[Stored data entries]
- - - -

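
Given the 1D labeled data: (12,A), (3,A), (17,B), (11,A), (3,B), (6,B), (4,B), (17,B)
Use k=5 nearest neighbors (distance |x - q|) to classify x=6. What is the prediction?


Distances: |12-6|=6, |3-6|=3, |17-6|=11, |11-6|=5, |3-6|=3, |6-6|=0, |4-6|=2, |17-6|=11. 5 nearest: (6,B), (4,B), (3,A), (3,B), (11,A). Counts: {'B': 3, 'A': 2}. Majority class: B.

B


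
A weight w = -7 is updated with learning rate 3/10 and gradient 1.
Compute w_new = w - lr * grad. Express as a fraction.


w_new = -7 - 3/10 * 1 = -7 - 3/10 = -73/10.

-73/10


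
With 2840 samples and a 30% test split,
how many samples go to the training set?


Test set = 2840 * 30% = 852. Training set = 2840 - 852 = 1988.

1988


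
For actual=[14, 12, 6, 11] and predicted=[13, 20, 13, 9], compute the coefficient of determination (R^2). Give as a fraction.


Mean(y) = 43/4. SS_res = 118. SS_tot = 139/4. R^2 = 1 - 118/(139/4) = -333/139.

-333/139


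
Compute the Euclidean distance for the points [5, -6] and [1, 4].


d = sqrt(sum of squared differences). (5-1)^2=16, (-6-4)^2=100. Sum = 116.

sqrt(116)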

- - - -

| Your instructions |
Print every record above once more, exactly as written.

| Exercise solution |
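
Given the 1D labeled data: (12,A), (3,A), (17,B), (11,A), (3,B), (6,B), (4,B), (17,B)
Use k=5 nearest neighbors (distance |x - q|) to classify x=6. What is the prediction?


Distances: |12-6|=6, |3-6|=3, |17-6|=11, |11-6|=5, |3-6|=3, |6-6|=0, |4-6|=2, |17-6|=11. 5 nearest: (6,B), (4,B), (3,A), (3,B), (11,A). Counts: {'B': 3, 'A': 2}. Majority class: B.

B


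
A weight w = -7 is updated with learning rate 3/10 and gradient 1.
Compute w_new = w - lr * grad. Express as a fraction.


w_new = -7 - 3/10 * 1 = -7 - 3/10 = -73/10.

-73/10


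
With 2840 samples and a 30% test split,
how many samples go to the training set?


Test set = 2840 * 30% = 852. Training set = 2840 - 852 = 1988.

1988


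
For actual=[14, 12, 6, 11] and predicted=[13, 20, 13, 9], compute the coefficient of determination (R^2). Give as a fraction.


Mean(y) = 43/4. SS_res = 118. SS_tot = 139/4. R^2 = 1 - 118/(139/4) = -333/139.

-333/139


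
Compute the Euclidean distance for the points [5, -6] and [1, 4].


d = sqrt(sum of squared differences). (5-1)^2=16, (-6-4)^2=100. Sum = 116.

sqrt(116)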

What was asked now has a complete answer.